- _BRIEF_
Each line of the data must be copied exactly.

- _SUPPLIED RECORDS_
»»

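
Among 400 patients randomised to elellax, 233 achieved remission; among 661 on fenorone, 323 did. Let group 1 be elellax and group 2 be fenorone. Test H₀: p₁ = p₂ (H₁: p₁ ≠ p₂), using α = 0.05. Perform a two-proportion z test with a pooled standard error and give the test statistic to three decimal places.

p̂₁ = 233/400 = 0.58250, p̂₂ = 323/661 = 0.48865.
Pooled p̂ = (233+323)/(400+661) = 556/1061 = 0.52403.
SE = √(0.249422 × 0.00401286) = 0.03164.
z = (0.58250 − 0.48865)/0.03164 = 0.09385/0.03164 = 2.966.
p-value = 2·P(Z > 2.966) ≈ 0.0030. With α = 0.05, reject H₀.

z = 2.966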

««

- _RESPONSE TO THE EXERCISE_
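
Among 400 patients randomised to elellax, 233 achieved remission; among 661 on fenorone, 323 did. Let group 1 be elellax and group 2 be fenorone. Test H₀: p₁ = p₂ (H₁: p₁ ≠ p₂), using α = 0.05. Perform a two-proportion z test with a pooled standard error and give the test statistic to three decimal places.

p̂₁ = 233/400 = 0.58250, p̂₂ = 323/661 = 0.48865.
Pooled p̂ = (233+323)/(400+661) = 556/1061 = 0.52403.
SE = √(0.249422 × 0.00401286) = 0.03164.
z = (0.58250 − 0.48865)/0.03164 = 0.09385/0.03164 = 2.966.
p-value = 2·P(Z > 2.966) ≈ 0.0030. With α = 0.05, reject H₀.

z = 2.966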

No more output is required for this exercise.